*** SUPPLIED MATERIAL ***

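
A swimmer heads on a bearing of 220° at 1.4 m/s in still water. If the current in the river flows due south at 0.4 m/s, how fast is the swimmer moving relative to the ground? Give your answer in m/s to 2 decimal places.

1.73 m/s

Taking east as x and north as y: velocity relative to the water = (-0.900, -1.072) m/s; the water relative to ground = (0.000, -0.400) m/s.
Velocity relative to ground = (-0.900, -1.072) + (0.000, -0.400) = (-0.900, -1.472) m/s.
Speed = |(-0.900, -1.472)| = 1.726 m/s.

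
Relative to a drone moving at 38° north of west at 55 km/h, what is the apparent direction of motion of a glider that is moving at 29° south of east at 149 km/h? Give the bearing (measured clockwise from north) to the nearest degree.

Taking east as x and north as y: glider velocity = (130.318, -72.237) km/h; drone velocity = (-43.341, 33.861) km/h.
Velocity of glider relative to drone = (130.318, -72.237) − (-43.341, 33.861) = (173.659, -106.098) km/h.
Bearing = atan2(173.66, -106.10) = 121.42° clockwise from north.

121°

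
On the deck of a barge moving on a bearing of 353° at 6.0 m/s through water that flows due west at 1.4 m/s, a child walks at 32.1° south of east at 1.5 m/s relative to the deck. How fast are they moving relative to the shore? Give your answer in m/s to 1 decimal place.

5.2 m/s

In east/north components (m/s): child relative to barge = (1.271, -0.797); barge relative to water = (-0.731, 5.955); water relative to ground = (-1.400, 0.000).
Sum = (-0.861, 5.158) m/s.
Speed = |(-0.861, 5.158)| = 5.229 m/s.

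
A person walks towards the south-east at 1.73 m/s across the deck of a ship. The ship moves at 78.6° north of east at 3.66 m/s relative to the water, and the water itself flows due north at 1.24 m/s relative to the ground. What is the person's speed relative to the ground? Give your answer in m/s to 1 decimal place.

4.1 m/s

In east/north components (m/s): person relative to ship = (1.223, -1.223); ship relative to water = (0.723, 3.588); water relative to ground = (0.000, 1.240).
Sum = (1.947, 3.604) m/s.
Speed = |(1.947, 3.604)| = 4.097 m/s.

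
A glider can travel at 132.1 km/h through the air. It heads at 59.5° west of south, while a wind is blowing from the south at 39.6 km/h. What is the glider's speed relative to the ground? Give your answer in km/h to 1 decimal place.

117.1 km/h

Taking east as x and north as y: velocity relative to the air = (-113.821, -67.046) km/h; the air relative to ground = (0.000, 39.600) km/h.
Velocity relative to ground = (-113.821, -67.046) + (0.000, 39.600) = (-113.821, -27.446) km/h.
Speed = |(-113.821, -27.446)| = 117.083 km/h.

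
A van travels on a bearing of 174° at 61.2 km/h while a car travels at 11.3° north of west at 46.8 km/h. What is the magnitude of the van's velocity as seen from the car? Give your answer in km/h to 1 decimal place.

87.4 km/h

Taking east as x and north as y: van velocity = (6.397, -60.865) km/h; car velocity = (-45.893, 9.170) km/h.
Velocity of van relative to car = (6.397, -60.865) − (-45.893, 9.170) = (52.290, -70.035) km/h.
Magnitude = |(52.290, -70.035)| = 87.402 km/h.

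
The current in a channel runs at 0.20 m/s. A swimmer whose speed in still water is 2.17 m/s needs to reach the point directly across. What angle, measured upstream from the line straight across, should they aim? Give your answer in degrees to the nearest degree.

5°

To cancel the current, the upstream component of the swimmer's velocity must equal the flow: 2.17 sin θ = 0.20.
sin θ = 0.20 / 2.17 = 0.0922.
θ = arcsin(0.0922) = 5.288°.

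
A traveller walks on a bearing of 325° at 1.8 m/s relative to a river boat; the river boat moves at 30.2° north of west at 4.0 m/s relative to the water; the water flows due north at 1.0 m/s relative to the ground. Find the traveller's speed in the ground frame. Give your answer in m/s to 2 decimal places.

In east/north components (m/s): traveller relative to river boat = (-1.032, 1.474); river boat relative to water = (-3.457, 2.012); water relative to ground = (0.000, 1.000).
Sum = (-4.490, 4.487) m/s.
Speed = |(-4.490, 4.487)| = 6.347 m/s.

6.35 m/s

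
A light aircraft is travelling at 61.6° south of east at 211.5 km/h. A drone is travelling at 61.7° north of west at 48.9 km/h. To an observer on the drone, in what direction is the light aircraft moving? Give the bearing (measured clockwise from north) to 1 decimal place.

151.6°

Taking east as x and north as y: light aircraft velocity = (100.595, -186.046) km/h; drone velocity = (-23.183, 43.055) km/h.
Velocity of light aircraft relative to drone = (100.595, -186.046) − (-23.183, 43.055) = (123.777, -229.101) km/h.
Bearing = atan2(123.78, -229.10) = 151.62° clockwise from north.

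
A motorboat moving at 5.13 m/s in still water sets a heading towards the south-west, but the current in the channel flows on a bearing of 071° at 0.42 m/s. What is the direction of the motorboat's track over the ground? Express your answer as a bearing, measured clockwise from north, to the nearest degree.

223°

Taking east as x and north as y: velocity relative to the water = (-3.627, -3.627) m/s; the water relative to ground = (0.397, 0.137) m/s.
Velocity relative to ground = (-3.627, -3.627) + (0.397, 0.137) = (-3.230, -3.491) m/s.
Bearing = atan2(-3.23, -3.49) = 222.78° clockwise from north.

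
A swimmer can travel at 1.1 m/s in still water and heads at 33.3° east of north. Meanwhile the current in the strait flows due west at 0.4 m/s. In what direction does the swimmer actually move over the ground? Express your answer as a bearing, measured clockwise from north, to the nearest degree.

Taking east as x and north as y: velocity relative to the water = (0.604, 0.919) m/s; the water relative to ground = (-0.400, 0.000) m/s.
Velocity relative to ground = (0.604, 0.919) + (-0.400, 0.000) = (0.204, 0.919) m/s.
Bearing = atan2(0.20, 0.92) = 12.51° clockwise from north.

013°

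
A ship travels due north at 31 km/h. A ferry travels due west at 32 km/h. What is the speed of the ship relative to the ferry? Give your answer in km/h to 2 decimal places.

Taking east as x and north as y: ship velocity = (0.000, 31.000) km/h; ferry velocity = (-32.000, 0.000) km/h.
Velocity of ship relative to ferry = (0.000, 31.000) − (-32.000, 0.000) = (32.000, 31.000) km/h.
Magnitude = |(32.000, 31.000)| = 44.553 km/h.

44.55 km/h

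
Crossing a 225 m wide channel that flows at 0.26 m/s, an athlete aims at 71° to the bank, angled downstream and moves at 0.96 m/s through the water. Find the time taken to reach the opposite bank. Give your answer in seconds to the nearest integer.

248 s

The component of the athlete's velocity perpendicular to the bank is 0.96 × sin 71° = 0.908 m/s.
The flow acts along the bank and has no component across it.
Time = 225 / 0.908 = 247.880 s.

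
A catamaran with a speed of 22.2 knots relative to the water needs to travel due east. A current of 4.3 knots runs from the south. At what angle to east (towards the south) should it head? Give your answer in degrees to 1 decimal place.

11.2°

The current pushes perpendicular to the desired track; the heading must have a component into the current equal to 4.3 knots: 22.2 sin θ = 4.3.
sin θ = 0.1937, so θ = 11.168°.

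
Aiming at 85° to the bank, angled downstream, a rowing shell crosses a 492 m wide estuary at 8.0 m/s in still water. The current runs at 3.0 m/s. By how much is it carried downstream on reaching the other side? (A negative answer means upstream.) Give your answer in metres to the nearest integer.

Perpendicular speed = 7.970 m/s; crossing time = 492 / 7.970 = 61.735 s.
Net downstream speed = 3.697 m/s.
Drift = 3.697 × 61.735 = 228.249 m (downstream).

228 m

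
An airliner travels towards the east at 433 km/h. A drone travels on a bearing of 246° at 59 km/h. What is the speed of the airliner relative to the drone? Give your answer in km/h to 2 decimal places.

487.49 km/h

Taking east as x and north as y: airliner velocity = (433.000, 0.000) km/h; drone velocity = (-53.899, -23.997) km/h.
Velocity of airliner relative to drone = (433.000, 0.000) − (-53.899, -23.997) = (486.899, 23.997) km/h.
Magnitude = |(486.899, 23.997)| = 487.490 km/h.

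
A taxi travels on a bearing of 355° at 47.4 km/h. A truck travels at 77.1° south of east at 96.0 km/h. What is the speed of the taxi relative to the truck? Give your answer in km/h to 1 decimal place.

143.1 km/h

Taking east as x and north as y: taxi velocity = (-4.131, 47.220) km/h; truck velocity = (21.432, -93.577) km/h.
Velocity of taxi relative to truck = (-4.131, 47.220) − (21.432, -93.577) = (-25.563, 140.797) km/h.
Magnitude = |(-25.563, 140.797)| = 143.099 km/h.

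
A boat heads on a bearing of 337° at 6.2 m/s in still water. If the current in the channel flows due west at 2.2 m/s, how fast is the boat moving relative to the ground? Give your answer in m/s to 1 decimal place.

Taking east as x and north as y: velocity relative to the water = (-2.423, 5.707) m/s; the water relative to ground = (-2.200, 0.000) m/s.
Velocity relative to ground = (-2.423, 5.707) + (-2.200, 0.000) = (-4.623, 5.707) m/s.
Speed = |(-4.623, 5.707)| = 7.344 m/s.

7.3 m/s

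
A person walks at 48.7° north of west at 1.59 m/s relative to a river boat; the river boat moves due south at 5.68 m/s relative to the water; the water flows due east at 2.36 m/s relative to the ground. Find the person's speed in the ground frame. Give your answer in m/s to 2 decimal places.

In east/north components (m/s): person relative to river boat = (-1.049, 1.195); river boat relative to water = (0.000, -5.680); water relative to ground = (2.360, 0.000).
Sum = (1.311, -4.485) m/s.
Speed = |(1.311, -4.485)| = 4.673 m/s.

4.67 m/s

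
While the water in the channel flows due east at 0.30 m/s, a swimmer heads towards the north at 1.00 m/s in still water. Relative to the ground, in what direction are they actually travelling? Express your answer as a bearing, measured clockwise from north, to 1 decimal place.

016.7°

Taking east as x and north as y: velocity relative to the water = (0.000, 1.000) m/s; the water relative to ground = (0.300, 0.000) m/s.
Velocity relative to ground = (0.000, 1.000) + (0.300, 0.000) = (0.300, 1.000) m/s.
Bearing = atan2(0.30, 1.00) = 16.70° clockwise from north.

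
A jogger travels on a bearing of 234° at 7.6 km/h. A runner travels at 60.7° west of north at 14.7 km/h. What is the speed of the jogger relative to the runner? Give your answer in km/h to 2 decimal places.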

***

WHAT IS REQUIRED:
Your task is to reproduce exactly the lines that begin at the line containing "A person walks at" and end at the final line of the data above.

SOLUTION TO THE PROBLEM:
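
A person walks at 48.7° north of west at 1.59 m/s relative to a river boat; the river boat moves due south at 5.68 m/s relative to the water; the water flows due east at 2.36 m/s relative to the ground. Find the person's speed in the ground frame. Give your answer in m/s to 2 decimal places.

In east/north components (m/s): person relative to river boat = (-1.049, 1.195); river boat relative to water = (0.000, -5.680); water relative to ground = (2.360, 0.000).
Sum = (1.311, -4.485) m/s.
Speed = |(1.311, -4.485)| = 4.673 m/s.

4.67 m/s

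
While the water in the channel flows due east at 0.30 m/s, a swimmer heads towards the north at 1.00 m/s in still water. Relative to the ground, in what direction are they actually travelling? Express your answer as a bearing, measured clockwise from north, to 1 decimal place.

016.7°

Taking east as x and north as y: velocity relative to the water = (0.000, 1.000) m/s; the water relative to ground = (0.300, 0.000) m/s.
Velocity relative to ground = (0.000, 1.000) + (0.300, 0.000) = (0.300, 1.000) m/s.
Bearing = atan2(0.30, 1.00) = 16.70° clockwise from north.

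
A jogger travels on a bearing of 234° at 7.6 km/h. A runner travels at 60.7° west of north at 14.7 km/h. What is the speed of the jogger relative to the runner? Give your answer in km/h to 2 decimal places.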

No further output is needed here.